** Raw data follows **

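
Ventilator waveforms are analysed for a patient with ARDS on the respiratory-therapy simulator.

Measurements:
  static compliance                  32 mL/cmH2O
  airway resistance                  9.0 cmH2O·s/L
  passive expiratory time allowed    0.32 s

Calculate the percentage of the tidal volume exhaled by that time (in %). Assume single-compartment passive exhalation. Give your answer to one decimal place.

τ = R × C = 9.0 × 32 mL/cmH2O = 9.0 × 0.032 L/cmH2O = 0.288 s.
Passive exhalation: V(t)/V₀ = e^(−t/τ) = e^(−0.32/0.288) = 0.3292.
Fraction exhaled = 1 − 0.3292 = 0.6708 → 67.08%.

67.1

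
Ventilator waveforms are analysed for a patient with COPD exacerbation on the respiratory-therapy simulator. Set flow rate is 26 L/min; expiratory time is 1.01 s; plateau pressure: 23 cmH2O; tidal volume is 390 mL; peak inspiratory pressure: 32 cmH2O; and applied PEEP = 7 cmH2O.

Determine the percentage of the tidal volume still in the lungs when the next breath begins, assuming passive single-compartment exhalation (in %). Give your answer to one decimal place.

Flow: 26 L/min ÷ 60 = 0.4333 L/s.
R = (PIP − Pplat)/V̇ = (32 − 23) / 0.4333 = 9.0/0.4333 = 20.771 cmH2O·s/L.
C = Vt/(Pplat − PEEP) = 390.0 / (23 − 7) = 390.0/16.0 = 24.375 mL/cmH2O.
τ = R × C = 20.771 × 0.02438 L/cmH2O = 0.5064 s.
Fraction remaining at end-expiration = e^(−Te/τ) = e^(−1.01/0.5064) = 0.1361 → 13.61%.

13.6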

** End of Raw data **
** Raw data follows **

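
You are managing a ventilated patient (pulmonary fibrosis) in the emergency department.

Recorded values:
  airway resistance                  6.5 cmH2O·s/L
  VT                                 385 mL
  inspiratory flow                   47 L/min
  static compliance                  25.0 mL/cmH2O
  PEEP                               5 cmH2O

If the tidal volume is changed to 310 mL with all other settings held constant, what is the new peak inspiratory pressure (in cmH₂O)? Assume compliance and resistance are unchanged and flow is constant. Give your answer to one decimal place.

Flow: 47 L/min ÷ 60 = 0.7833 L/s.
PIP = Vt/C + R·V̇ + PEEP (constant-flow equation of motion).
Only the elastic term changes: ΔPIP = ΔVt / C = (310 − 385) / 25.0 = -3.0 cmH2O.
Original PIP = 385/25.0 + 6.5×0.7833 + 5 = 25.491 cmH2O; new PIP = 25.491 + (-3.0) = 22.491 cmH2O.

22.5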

** End of Raw data **

— Problem to solve —
Some lines above may contain the string "respiratory". State how many of them the records have, and nothing more.

— Task result —
2